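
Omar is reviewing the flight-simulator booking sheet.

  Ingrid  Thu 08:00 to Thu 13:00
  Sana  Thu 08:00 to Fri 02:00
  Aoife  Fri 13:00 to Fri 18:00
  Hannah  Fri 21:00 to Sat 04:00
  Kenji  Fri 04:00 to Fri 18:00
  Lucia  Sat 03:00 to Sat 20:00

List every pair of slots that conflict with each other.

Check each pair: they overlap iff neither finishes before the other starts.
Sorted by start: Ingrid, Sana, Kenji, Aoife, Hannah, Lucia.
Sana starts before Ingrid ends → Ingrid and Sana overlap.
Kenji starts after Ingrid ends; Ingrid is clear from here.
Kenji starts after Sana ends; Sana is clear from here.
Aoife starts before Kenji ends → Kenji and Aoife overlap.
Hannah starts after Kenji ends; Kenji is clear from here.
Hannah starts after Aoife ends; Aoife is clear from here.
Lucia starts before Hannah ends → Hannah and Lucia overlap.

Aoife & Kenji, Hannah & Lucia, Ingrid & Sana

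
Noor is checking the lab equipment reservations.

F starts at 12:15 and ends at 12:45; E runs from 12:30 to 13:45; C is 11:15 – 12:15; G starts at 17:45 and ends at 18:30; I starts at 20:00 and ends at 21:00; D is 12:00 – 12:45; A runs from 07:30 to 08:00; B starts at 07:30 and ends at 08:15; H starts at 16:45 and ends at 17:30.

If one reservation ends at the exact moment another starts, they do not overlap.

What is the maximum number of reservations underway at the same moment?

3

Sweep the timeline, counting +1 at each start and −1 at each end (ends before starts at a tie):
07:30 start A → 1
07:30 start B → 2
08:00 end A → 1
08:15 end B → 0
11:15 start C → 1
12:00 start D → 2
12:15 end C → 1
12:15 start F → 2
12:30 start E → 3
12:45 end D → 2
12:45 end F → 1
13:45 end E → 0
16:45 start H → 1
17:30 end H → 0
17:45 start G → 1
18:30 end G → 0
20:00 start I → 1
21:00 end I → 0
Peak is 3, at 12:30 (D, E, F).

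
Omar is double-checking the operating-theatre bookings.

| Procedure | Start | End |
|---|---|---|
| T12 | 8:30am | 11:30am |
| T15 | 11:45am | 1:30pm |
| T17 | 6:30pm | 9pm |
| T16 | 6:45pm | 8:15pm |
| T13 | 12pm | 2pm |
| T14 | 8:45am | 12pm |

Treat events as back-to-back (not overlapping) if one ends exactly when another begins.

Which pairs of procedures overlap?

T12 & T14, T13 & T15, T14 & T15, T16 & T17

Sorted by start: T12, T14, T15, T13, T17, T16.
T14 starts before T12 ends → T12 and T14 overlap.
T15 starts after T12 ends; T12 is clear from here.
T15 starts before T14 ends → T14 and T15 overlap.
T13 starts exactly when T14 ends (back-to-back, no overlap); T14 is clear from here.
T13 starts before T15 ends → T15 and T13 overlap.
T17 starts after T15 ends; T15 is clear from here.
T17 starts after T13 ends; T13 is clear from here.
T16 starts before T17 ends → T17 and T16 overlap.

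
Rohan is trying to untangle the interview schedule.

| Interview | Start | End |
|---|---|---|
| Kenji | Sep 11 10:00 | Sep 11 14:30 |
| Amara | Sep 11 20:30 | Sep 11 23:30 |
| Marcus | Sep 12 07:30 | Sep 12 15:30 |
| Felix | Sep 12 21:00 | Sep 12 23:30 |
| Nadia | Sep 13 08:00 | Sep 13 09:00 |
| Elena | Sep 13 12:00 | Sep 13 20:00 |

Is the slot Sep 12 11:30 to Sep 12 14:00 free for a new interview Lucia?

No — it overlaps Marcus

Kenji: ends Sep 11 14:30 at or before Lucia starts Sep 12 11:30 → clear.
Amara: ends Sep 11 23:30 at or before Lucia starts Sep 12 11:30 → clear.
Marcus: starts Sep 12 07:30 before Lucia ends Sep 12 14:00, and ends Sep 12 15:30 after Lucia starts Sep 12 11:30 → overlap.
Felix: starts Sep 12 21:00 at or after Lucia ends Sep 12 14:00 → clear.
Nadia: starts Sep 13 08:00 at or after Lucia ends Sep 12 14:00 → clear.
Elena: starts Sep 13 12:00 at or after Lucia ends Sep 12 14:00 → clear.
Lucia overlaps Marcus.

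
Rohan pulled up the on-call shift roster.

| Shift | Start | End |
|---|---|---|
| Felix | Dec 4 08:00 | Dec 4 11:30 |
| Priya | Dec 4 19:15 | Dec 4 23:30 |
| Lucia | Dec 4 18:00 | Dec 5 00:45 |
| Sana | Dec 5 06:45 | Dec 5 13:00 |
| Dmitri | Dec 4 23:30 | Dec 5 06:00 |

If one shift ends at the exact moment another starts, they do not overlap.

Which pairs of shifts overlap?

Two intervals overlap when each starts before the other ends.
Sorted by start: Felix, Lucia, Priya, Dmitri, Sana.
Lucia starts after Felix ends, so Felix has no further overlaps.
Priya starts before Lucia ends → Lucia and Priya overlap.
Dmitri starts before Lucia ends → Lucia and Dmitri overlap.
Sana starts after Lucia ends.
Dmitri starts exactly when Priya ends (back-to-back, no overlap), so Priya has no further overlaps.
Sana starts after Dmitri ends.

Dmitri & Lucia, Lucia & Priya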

....

DESCRIPTION OF THE TASK: If the word "another" is on a line above, return that line.

RESPONSE AREA:
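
If one reservation ends at the exact moment another starts, they do not overlap.
Treat events as back-to-back (not overlapping) if one ends exactly when another begins.
If one shift ends at the exact moment another starts, they do not overlap.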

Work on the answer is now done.